**Exercise description:**
Return every line from the records below in which the word "standard" is found.

──────── Provided entries ────────

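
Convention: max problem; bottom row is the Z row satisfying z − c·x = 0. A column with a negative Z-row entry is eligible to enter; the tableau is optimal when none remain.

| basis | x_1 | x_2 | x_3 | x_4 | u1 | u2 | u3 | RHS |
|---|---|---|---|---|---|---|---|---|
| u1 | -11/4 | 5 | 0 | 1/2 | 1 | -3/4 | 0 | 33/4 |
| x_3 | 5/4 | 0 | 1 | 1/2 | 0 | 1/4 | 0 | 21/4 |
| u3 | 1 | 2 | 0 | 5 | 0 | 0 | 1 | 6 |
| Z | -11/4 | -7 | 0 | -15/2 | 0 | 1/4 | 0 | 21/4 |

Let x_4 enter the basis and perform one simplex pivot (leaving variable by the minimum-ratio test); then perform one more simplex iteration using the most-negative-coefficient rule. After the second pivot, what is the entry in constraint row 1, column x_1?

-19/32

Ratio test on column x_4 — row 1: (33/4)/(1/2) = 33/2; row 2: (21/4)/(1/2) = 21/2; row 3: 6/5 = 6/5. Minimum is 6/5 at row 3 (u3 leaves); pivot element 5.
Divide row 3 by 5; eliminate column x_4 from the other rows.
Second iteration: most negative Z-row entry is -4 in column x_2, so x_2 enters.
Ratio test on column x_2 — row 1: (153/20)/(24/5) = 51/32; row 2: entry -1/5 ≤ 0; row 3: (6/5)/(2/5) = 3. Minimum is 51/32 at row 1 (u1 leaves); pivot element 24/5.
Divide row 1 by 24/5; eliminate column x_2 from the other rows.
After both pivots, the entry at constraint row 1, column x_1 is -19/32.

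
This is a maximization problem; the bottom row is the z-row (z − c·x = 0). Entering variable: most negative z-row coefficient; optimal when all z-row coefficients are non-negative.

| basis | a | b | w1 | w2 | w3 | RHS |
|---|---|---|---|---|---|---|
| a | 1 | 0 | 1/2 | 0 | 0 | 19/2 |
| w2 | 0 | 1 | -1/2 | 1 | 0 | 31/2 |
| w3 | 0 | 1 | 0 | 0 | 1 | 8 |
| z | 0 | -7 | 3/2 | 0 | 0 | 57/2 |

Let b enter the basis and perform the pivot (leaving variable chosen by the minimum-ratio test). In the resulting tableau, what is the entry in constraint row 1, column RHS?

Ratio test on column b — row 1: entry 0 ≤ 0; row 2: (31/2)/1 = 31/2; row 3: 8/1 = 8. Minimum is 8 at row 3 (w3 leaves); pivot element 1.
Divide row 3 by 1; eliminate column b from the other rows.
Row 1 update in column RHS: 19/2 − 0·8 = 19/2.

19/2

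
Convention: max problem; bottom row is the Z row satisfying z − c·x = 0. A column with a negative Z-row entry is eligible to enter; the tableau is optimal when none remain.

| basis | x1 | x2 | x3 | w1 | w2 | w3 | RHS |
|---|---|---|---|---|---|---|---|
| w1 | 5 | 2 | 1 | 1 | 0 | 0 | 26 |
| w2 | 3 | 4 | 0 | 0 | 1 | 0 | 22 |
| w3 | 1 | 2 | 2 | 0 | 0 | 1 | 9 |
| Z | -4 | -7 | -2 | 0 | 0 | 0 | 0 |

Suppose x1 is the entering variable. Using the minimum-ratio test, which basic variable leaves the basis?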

────────
──────── Provided entries ────────

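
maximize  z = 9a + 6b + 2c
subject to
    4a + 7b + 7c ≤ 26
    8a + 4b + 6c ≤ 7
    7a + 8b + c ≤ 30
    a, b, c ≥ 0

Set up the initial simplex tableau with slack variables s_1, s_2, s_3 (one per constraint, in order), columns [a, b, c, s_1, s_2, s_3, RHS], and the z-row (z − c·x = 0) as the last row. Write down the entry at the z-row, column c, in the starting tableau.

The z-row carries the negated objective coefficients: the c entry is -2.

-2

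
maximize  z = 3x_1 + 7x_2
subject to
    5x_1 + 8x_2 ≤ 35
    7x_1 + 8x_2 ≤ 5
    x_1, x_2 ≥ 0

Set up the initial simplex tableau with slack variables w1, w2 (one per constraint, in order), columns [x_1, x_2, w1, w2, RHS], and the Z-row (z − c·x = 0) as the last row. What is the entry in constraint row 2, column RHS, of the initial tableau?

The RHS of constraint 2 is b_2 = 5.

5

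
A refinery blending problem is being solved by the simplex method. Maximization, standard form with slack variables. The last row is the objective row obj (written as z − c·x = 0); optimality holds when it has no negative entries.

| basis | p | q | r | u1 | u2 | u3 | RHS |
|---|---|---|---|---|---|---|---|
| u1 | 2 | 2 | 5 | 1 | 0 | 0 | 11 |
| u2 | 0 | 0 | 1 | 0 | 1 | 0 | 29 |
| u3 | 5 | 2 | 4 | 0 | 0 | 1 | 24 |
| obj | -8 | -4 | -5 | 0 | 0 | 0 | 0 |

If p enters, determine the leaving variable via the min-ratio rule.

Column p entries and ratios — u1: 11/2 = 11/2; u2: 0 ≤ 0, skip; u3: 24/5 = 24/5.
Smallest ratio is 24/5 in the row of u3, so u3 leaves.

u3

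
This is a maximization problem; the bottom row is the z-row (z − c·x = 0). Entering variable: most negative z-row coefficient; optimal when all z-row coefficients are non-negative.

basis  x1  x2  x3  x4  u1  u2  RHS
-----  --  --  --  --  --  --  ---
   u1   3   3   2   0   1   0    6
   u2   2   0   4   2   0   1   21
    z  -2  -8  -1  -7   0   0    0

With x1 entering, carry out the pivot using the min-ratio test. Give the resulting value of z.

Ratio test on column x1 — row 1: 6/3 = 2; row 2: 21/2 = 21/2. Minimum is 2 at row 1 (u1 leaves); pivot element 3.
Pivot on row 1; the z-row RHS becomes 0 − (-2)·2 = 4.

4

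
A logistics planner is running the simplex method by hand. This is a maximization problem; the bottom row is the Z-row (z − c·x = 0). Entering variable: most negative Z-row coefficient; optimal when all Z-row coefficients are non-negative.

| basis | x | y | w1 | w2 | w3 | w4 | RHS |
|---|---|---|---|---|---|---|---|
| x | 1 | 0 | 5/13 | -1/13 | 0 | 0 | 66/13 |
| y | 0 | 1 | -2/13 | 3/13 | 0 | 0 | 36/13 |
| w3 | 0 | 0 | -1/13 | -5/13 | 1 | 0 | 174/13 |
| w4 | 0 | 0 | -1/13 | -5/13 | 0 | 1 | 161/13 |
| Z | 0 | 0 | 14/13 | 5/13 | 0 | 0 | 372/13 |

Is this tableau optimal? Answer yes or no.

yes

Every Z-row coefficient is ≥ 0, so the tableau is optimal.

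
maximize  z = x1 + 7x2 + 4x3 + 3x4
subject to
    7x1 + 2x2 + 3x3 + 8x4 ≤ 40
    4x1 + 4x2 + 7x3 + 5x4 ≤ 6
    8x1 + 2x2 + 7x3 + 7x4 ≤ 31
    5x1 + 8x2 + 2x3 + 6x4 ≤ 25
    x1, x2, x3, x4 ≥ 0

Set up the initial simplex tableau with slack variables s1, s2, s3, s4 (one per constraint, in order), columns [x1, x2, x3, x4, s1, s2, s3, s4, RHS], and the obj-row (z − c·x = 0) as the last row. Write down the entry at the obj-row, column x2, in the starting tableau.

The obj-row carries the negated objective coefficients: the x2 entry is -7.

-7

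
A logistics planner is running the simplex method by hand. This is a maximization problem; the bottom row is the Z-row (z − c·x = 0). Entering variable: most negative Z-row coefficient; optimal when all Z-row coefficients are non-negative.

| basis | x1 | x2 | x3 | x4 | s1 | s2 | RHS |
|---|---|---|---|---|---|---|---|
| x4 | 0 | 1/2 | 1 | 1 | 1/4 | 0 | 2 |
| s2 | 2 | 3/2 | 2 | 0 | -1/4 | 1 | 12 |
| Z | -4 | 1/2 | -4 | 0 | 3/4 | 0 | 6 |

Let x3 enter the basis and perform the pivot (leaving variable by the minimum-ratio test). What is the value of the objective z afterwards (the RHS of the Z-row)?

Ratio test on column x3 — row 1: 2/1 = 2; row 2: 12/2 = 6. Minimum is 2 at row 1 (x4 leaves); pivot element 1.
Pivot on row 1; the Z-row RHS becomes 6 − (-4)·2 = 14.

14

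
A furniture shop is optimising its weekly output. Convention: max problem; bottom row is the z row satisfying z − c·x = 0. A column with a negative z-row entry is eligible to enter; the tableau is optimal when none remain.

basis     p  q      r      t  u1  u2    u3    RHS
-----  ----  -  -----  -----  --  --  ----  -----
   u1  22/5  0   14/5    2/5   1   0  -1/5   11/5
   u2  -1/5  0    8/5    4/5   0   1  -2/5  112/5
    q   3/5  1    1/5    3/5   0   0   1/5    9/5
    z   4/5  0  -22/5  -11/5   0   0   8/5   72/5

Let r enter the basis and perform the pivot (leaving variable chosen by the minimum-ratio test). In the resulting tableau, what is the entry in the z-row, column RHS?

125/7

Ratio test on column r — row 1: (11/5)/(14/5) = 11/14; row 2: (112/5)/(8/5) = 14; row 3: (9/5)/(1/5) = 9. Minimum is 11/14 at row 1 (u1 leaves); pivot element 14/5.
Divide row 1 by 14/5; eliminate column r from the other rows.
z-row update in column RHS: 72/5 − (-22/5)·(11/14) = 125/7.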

────────
──────── Provided entries ────────

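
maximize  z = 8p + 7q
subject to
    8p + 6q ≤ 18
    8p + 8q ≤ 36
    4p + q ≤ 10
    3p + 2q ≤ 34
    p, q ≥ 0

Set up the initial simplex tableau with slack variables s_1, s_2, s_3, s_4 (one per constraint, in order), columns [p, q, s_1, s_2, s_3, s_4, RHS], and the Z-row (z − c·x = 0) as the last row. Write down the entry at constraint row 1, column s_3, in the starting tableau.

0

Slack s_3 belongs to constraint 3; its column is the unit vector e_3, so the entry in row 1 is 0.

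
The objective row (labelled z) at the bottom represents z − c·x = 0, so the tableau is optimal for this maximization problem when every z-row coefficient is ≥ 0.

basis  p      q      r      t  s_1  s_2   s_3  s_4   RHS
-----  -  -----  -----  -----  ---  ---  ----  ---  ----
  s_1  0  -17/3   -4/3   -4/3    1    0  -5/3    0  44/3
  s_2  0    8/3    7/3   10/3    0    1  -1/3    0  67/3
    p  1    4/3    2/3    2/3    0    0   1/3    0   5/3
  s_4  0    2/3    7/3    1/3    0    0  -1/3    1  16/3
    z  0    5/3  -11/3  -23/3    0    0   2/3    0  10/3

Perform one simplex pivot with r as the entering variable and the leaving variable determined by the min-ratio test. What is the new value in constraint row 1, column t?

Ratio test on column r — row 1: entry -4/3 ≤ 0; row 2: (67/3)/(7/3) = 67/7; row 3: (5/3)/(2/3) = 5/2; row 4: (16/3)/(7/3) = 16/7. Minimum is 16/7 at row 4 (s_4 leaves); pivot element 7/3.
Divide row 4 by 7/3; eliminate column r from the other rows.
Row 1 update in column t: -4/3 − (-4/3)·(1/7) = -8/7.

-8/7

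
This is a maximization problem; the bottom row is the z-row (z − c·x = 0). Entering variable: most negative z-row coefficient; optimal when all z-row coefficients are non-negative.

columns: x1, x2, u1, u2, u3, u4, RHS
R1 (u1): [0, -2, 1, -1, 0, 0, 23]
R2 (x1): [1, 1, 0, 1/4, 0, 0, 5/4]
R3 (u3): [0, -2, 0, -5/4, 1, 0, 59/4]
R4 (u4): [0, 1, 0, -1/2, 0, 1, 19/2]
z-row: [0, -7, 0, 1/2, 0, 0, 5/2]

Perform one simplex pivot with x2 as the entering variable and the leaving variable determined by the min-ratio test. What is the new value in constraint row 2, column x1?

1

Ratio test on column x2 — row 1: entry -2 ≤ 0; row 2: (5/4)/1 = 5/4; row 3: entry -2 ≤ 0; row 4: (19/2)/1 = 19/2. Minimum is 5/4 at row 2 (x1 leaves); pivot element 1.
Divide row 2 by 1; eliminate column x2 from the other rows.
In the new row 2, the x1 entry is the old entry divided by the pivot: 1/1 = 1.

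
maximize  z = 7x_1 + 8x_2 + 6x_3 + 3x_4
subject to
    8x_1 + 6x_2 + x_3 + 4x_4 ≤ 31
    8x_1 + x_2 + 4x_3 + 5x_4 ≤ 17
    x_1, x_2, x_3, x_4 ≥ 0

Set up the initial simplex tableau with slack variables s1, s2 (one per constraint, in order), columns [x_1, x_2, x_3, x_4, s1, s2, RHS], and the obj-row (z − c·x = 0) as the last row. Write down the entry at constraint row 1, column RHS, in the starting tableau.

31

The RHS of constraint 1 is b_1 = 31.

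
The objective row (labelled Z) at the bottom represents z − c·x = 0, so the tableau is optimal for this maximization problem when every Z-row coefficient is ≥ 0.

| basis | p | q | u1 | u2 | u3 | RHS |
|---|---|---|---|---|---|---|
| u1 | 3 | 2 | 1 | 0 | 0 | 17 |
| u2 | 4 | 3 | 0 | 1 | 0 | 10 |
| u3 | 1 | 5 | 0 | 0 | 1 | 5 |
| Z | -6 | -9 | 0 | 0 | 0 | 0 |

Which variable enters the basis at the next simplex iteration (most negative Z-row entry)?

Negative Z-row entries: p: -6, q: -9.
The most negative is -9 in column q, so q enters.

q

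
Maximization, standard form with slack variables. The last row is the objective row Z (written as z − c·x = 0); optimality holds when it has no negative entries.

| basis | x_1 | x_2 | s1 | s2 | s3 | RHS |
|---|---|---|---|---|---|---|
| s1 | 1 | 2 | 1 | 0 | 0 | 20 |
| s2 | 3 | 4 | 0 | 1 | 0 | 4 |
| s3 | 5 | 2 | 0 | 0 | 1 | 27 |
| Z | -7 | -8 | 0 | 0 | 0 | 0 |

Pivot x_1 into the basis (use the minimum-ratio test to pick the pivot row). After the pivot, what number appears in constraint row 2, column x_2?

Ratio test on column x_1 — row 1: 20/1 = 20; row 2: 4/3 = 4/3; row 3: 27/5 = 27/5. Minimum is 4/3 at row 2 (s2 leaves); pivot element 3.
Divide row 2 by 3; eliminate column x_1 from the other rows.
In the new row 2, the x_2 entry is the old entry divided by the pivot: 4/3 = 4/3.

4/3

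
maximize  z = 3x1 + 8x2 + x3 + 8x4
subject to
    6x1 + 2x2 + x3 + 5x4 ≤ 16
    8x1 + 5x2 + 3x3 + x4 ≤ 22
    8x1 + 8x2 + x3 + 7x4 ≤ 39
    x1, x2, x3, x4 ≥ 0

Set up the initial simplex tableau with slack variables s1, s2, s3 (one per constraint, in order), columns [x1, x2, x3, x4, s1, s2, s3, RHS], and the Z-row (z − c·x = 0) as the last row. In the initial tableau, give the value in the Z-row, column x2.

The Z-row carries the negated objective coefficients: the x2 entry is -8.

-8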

────────

**Final answer:**
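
A refinery blending problem is being solved by the simplex method. Maximization, standard form with slack variables. The last row is the objective row obj (written as z − c·x = 0); optimality holds when it has no negative entries.
Maximization, standard form with slack variables. The last row is the objective row Z (written as z − c·x = 0); optimality holds when it has no negative entries.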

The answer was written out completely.